EXERCISE AIM
Every line of the listing must be repeated in the answer without alteration.

####################

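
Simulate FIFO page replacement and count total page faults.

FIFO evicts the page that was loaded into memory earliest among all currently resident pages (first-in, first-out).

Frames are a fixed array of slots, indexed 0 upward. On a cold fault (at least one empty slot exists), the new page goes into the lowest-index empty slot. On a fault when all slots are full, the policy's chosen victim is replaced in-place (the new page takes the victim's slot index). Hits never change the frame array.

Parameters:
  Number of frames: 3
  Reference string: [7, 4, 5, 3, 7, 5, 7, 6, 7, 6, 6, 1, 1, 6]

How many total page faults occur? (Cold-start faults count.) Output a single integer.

Answer: 7

Derivation:
Step 0: ref 7 → FAULT, frames=[7,-,-]
Step 1: ref 4 → FAULT, frames=[7,4,-]
Step 2: ref 5 → FAULT, frames=[7,4,5]
Step 3: ref 3 → FAULT (evict 7), frames=[3,4,5]
Step 4: ref 7 → FAULT (evict 4), frames=[3,7,5]
Step 5: ref 5 → HIT, frames=[3,7,5]
Step 6: ref 7 → HIT, frames=[3,7,5]
Step 7: ref 6 → FAULT (evict 5), frames=[3,7,6]
Step 8: ref 7 → HIT, frames=[3,7,6]
Step 9: ref 6 → HIT, frames=[3,7,6]
Step 10: ref 6 → HIT, frames=[3,7,6]
Step 11: ref 1 → FAULT (evict 3), frames=[1,7,6]
Step 12: ref 1 → HIT, frames=[1,7,6]
Step 13: ref 6 → HIT, frames=[1,7,6]
Total faults: 7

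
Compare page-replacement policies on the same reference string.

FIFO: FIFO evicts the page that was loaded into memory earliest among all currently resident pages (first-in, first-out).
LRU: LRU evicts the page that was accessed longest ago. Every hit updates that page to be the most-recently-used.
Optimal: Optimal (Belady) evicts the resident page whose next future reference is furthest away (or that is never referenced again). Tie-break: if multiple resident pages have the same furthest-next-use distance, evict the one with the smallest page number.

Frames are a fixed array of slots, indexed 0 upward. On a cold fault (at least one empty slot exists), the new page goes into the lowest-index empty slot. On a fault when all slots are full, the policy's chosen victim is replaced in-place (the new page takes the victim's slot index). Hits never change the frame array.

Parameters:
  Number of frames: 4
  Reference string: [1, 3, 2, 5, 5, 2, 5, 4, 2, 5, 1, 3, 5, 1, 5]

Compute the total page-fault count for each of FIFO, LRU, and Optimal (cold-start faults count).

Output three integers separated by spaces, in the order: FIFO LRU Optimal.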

####################

RESPONSE BELOW
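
Simulate FIFO page replacement and count total page faults.

FIFO evicts the page that was loaded into memory earliest among all currently resident pages (first-in, first-out).

Frames are a fixed array of slots, indexed 0 upward. On a cold fault (at least one empty slot exists), the new page goes into the lowest-index empty slot. On a fault when all slots are full, the policy's chosen victim is replaced in-place (the new page takes the victim's slot index). Hits never change the frame array.

Parameters:
  Number of frames: 3
  Reference string: [7, 4, 5, 3, 7, 5, 7, 6, 7, 6, 6, 1, 1, 6]

How many total page faults occur? (Cold-start faults count.) Output a single integer.

Answer: 7

Derivation:
Step 0: ref 7 → FAULT, frames=[7,-,-]
Step 1: ref 4 → FAULT, frames=[7,4,-]
Step 2: ref 5 → FAULT, frames=[7,4,5]
Step 3: ref 3 → FAULT (evict 7), frames=[3,4,5]
Step 4: ref 7 → FAULT (evict 4), frames=[3,7,5]
Step 5: ref 5 → HIT, frames=[3,7,5]
Step 6: ref 7 → HIT, frames=[3,7,5]
Step 7: ref 6 → FAULT (evict 5), frames=[3,7,6]
Step 8: ref 7 → HIT, frames=[3,7,6]
Step 9: ref 6 → HIT, frames=[3,7,6]
Step 10: ref 6 → HIT, frames=[3,7,6]
Step 11: ref 1 → FAULT (evict 3), frames=[1,7,6]
Step 12: ref 1 → HIT, frames=[1,7,6]
Step 13: ref 6 → HIT, frames=[1,7,6]
Total faults: 7

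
Compare page-replacement policies on the same reference string.

FIFO: FIFO evicts the page that was loaded into memory earliest among all currently resident pages (first-in, first-out).
LRU: LRU evicts the page that was accessed longest ago. Every hit updates that page to be the most-recently-used.
Optimal: Optimal (Belady) evicts the resident page whose next future reference is furthest away (or that is never referenced again). Tie-break: if multiple resident pages have the same furthest-next-use distance, evict the one with the smallest page number.

Frames are a fixed array of slots, indexed 0 upward. On a cold fault (at least one empty slot exists), the new page goes into the lowest-index empty slot. On a fault when all slots are full, the policy's chosen victim is replaced in-place (the new page takes the victim's slot index). Hits never change the frame array.

Parameters:
  Number of frames: 4
  Reference string: [1, 3, 2, 5, 5, 2, 5, 4, 2, 5, 1, 3, 5, 1, 5]

Compute the total page-fault count for each of FIFO, LRU, and Optimal (cold-start faults count).

Output three integers separated by spaces, in the order: FIFO LRU Optimal.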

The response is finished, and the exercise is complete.